■ SOURCE INFORMATION

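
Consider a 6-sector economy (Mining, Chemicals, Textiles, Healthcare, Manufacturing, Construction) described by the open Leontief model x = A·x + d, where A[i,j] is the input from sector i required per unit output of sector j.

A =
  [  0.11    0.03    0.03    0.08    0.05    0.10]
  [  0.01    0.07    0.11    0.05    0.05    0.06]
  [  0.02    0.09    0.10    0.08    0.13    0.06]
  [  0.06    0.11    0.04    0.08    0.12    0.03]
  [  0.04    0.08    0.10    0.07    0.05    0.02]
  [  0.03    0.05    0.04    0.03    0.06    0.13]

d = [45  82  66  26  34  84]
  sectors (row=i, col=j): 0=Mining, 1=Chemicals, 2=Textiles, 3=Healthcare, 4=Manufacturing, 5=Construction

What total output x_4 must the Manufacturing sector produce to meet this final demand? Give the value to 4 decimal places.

67.9329

Form M = I − A:
  [  0.89   -0.03   -0.03   -0.08   -0.05   -0.10]
  [ -0.01    0.93   -0.11   -0.05   -0.05   -0.06]
  [ -0.02   -0.09    0.90   -0.08   -0.13   -0.06]
  [ -0.06   -0.11   -0.04    0.92   -0.12   -0.03]
  [ -0.04   -0.08   -0.10   -0.07    0.95   -0.02]
  [ -0.03   -0.05   -0.04   -0.03   -0.06    0.87]
Leontief inverse L = M⁻¹:
  [  1.1436    0.0745    0.0702    0.1219    0.0985    0.1479]
  [  0.0296    1.1154    0.1565    0.0875    0.0988    0.0964]
  [  0.0490    0.1520    1.1633    0.1318    0.1931    0.1053]
  [  0.0902    0.1643    0.0956    1.1276    0.1734    0.0712]
  [  0.0635    0.1270    0.1473    0.1108    1.1003    0.0553]
  [  0.0509    0.0881    0.0784    0.0618    0.0998    1.1712]
Total output x = L · d:
  x_0 = 1.1436·45 + 0.0745·82 + 0.0702·66 + 0.1219·26 + 0.0985·34 + 0.1479·84 = 81.1457
  x_1 = 0.0296·45 + 1.1154·82 + 0.1565·66 + 0.0875·26 + 0.0988·34 + 0.0964·84 = 116.8547
  x_2 = 0.0490·45 + 0.1520·82 + 1.1633·66 + 0.1318·26 + 0.1931·34 + 0.1053·84 = 110.2860
  x_3 = 0.0902·45 + 0.1643·82 + 0.0956·66 + 1.1276·26 + 0.1734·34 + 0.0712·84 = 65.0305
  x_4 = 0.0635·45 + 0.1270·82 + 0.1473·66 + 0.1108·26 + 1.1003·34 + 0.0553·84 = 67.9329
  x_5 = 0.0509·45 + 0.0881·82 + 0.0784·66 + 0.0618·26 + 0.0998·34 + 1.1712·84 = 118.0637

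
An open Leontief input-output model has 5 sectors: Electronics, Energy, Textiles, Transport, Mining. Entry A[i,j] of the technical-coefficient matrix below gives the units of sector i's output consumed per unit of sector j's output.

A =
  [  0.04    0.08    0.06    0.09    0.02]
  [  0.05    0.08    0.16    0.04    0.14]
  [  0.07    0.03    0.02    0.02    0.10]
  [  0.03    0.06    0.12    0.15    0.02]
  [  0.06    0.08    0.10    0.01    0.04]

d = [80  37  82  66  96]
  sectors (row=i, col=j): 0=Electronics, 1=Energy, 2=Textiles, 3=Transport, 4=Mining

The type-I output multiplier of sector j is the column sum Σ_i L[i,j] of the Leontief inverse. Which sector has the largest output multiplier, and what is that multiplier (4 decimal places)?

Form M = I − A:
  [  0.96   -0.08   -0.06   -0.09   -0.02]
  [ -0.05    0.92   -0.16   -0.04   -0.14]
  [ -0.07   -0.03    0.98   -0.02   -0.10]
  [ -0.03   -0.06   -0.12    0.85   -0.02]
  [ -0.06   -0.08   -0.10   -0.01    0.96]
Leontief inverse L = M⁻¹:
  [  1.0617    0.1080    0.1026    0.1205    0.0511]
  [  0.0883    1.1227    0.2166    0.0695    0.1896]
  [  0.0882    0.0549    1.0517    0.0381    0.1202]
  [  0.0581    0.0933    0.1706    1.1917    0.0574]
  [  0.0835    0.1070    0.1358    0.0297    1.0738]
Total output x = L · d:
  x_0 = 1.0617·80 + 0.1080·37 + 0.1026·82 + 0.1205·66 + 0.0511·96 = 110.2023
  x_1 = 0.0883·80 + 1.1227·37 + 0.2166·82 + 0.0695·66 + 0.1896·96 = 89.1479
  x_2 = 0.0882·80 + 0.0549·37 + 1.0517·82 + 0.0381·66 + 0.1202·96 = 109.3831
  x_3 = 0.0581·80 + 0.0933·37 + 0.1706·82 + 1.1917·66 + 0.0574·96 = 106.2556
  x_4 = 0.0835·80 + 0.1070·37 + 0.1358·82 + 0.0297·66 + 1.0738·96 = 126.8175
Output multipliers (column sums of L):
  Electronics: 1.3799
  Energy: 1.4859
  Textiles: 1.6772
  Transport: 1.4495
  Mining: 1.4920

Textiles (1.6772)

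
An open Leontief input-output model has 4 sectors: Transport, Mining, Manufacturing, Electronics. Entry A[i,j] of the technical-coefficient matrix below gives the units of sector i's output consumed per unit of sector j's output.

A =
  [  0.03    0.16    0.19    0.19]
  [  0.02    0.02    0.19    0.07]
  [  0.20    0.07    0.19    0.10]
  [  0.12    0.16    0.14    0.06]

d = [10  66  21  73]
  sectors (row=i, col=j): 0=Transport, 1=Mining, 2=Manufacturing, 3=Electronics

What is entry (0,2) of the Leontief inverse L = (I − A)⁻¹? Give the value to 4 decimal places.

Form M = I − A:
  [  0.97   -0.16   -0.19   -0.19]
  [ -0.02    0.98   -0.19   -0.07]
  [ -0.20   -0.07    0.81   -0.10]
  [ -0.12   -0.16   -0.14    0.94]
Leontief inverse L = M⁻¹:
  [  1.1515    0.2632    0.3825    0.2930]
  [  0.1005    1.0799    0.2998    0.1326]
  [  0.3191    0.1886    1.3929    0.2267]
  [  0.2116    0.2455    0.3073    1.1576]
Total output x = L · d:
  x_0 = 1.1515·10 + 0.2632·66 + 0.3825·21 + 0.2930·73 = 58.3058
  x_1 = 0.1005·10 + 1.0799·66 + 0.2998·21 + 0.1326·73 = 88.2541
  x_2 = 0.3191·10 + 0.1886·66 + 1.3929·21 + 0.2267·73 = 61.4401
  x_3 = 0.2116·10 + 0.2455·66 + 0.3073·21 + 1.1576·73 = 109.2755

L[0,2] = 0.3825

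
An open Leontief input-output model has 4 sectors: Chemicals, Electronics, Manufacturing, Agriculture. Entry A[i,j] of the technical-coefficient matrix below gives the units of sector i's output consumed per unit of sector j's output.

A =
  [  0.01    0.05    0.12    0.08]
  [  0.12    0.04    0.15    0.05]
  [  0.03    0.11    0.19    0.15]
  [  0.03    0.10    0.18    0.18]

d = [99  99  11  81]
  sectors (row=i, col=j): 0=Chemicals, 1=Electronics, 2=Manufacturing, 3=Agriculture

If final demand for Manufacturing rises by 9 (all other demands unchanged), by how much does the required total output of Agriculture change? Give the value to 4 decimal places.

Form M = I − A:
  [  0.99   -0.05   -0.12   -0.08]
  [ -0.12    0.96   -0.15   -0.05]
  [ -0.03   -0.11    0.81   -0.15]
  [ -0.03   -0.10   -0.18    0.82]
Leontief inverse L = M⁻¹:
  [  1.0317    0.0917    0.2016    0.1431]
  [  0.1437    1.0912    0.2515    0.1266]
  [  0.0708    0.1843    1.3376    0.2628]
  [  0.0708    0.1769    0.3317    1.2979]
Total output x = L · d:
  x_0 = 1.0317·99 + 0.0917·99 + 0.2016·11 + 0.1431·81 = 125.0296
  x_1 = 0.1437·99 + 1.0912·99 + 0.2515·11 + 0.1266·81 = 135.2692
  x_2 = 0.0708·99 + 0.1843·99 + 1.3376·11 + 0.2628·81 = 61.2660
  x_3 = 0.0708·99 + 0.1769·99 + 0.3317·11 + 1.2979·81 = 133.2996
Δx_3 = L[3,2] · Δd_2 = 0.3317 · 9 = 2.9850

2.9850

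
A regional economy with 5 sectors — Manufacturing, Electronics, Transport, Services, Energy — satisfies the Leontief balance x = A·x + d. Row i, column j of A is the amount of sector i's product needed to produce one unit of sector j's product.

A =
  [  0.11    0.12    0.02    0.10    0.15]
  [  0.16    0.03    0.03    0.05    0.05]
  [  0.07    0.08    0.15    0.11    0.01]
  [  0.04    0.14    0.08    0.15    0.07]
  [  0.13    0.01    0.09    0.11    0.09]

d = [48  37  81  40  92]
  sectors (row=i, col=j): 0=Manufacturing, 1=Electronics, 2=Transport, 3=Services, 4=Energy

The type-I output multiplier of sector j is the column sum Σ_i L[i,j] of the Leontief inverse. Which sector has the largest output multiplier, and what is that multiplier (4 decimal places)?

Form M = I − A:
  [  0.89   -0.12   -0.02   -0.10   -0.15]
  [ -0.16    0.97   -0.03   -0.05   -0.05]
  [ -0.07   -0.08    0.85   -0.11   -0.01]
  [ -0.04   -0.14   -0.08    0.85   -0.07]
  [ -0.13   -0.01   -0.09   -0.11    0.91]
Leontief inverse L = M⁻¹:
  [  1.2043    0.1853    0.0766    0.1915    0.2243]
  [  0.2197    1.0806    0.0649    0.1114    0.1049]
  [  0.1381    0.1446    1.2088    0.1888    0.0585]
  [  0.1226    0.2067    0.1403    1.2378    0.1283]
  [  0.2029    0.0776    0.1482    0.1969    1.1534]
Total output x = L · d:
  x_0 = 1.2043·48 + 0.1853·37 + 0.0766·81 + 0.1915·40 + 0.2243·92 = 99.1622
  x_1 = 0.2197·48 + 1.0806·37 + 0.0649·81 + 0.1114·40 + 0.1049·92 = 69.8880
  x_2 = 0.1381·48 + 0.1446·37 + 1.2088·81 + 0.1888·40 + 0.0585·92 = 122.8254
  x_3 = 0.1226·48 + 0.2067·37 + 0.1403·81 + 1.2378·40 + 0.1283·92 = 86.2105
  x_4 = 0.2029·48 + 0.0776·37 + 0.1482·81 + 0.1969·40 + 1.1534·92 = 138.6015
Output multipliers (column sums of L):
  Manufacturing: 1.8876
  Electronics: 1.6948
  Transport: 1.6388
  Services: 1.9263
  Energy: 1.6694

Services (1.9263)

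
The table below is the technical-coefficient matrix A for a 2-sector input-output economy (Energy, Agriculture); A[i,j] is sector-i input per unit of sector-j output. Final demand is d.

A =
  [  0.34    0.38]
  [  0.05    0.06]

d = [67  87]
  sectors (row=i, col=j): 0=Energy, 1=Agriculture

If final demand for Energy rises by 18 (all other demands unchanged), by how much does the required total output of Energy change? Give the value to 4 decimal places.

28.1344

Form M = I − A:
  [  0.66   -0.38]
  [ -0.05    0.94]
Leontief inverse L = M⁻¹:
  [  1.5630    0.6319]
  [  0.0831    1.0974]
Total output x = L · d:
  x_0 = 1.5630·67 + 0.6319·87 = 159.6940
  x_1 = 0.0831·67 + 1.0974·87 = 101.0476
Δx_0 = L[0,0] · Δd_0 = 1.5630 · 18 = 28.1344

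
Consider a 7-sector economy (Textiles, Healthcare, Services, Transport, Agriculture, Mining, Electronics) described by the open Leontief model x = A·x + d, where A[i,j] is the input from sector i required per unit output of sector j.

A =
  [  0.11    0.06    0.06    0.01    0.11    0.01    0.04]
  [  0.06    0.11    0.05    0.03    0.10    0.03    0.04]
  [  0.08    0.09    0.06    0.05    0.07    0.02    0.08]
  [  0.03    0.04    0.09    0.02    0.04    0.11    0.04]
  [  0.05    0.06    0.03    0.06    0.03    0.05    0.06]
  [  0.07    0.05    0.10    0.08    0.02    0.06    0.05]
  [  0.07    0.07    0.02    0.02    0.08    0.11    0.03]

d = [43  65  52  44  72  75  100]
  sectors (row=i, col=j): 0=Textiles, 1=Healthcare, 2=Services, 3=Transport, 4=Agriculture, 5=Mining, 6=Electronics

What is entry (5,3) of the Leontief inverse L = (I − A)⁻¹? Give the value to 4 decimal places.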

■ TASK INSTRUCTIONS
Show every line in the entries above that contains the string "below".

■ RESULT
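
An open Leontief input-output model has 5 sectors: Electronics, Energy, Textiles, Transport, Mining. Entry A[i,j] of the technical-coefficient matrix below gives the units of sector i's output consumed per unit of sector j's output.
An open Leontief input-output model has 4 sectors: Transport, Mining, Manufacturing, Electronics. Entry A[i,j] of the technical-coefficient matrix below gives the units of sector i's output consumed per unit of sector j's output.
An open Leontief input-output model has 4 sectors: Chemicals, Electronics, Manufacturing, Agriculture. Entry A[i,j] of the technical-coefficient matrix below gives the units of sector i's output consumed per unit of sector j's output.
The table below is the technical-coefficient matrix A for a 2-sector input-output economy (Energy, Agriculture); A[i,j] is sector-i input per unit of sector-j output. Final demand is d.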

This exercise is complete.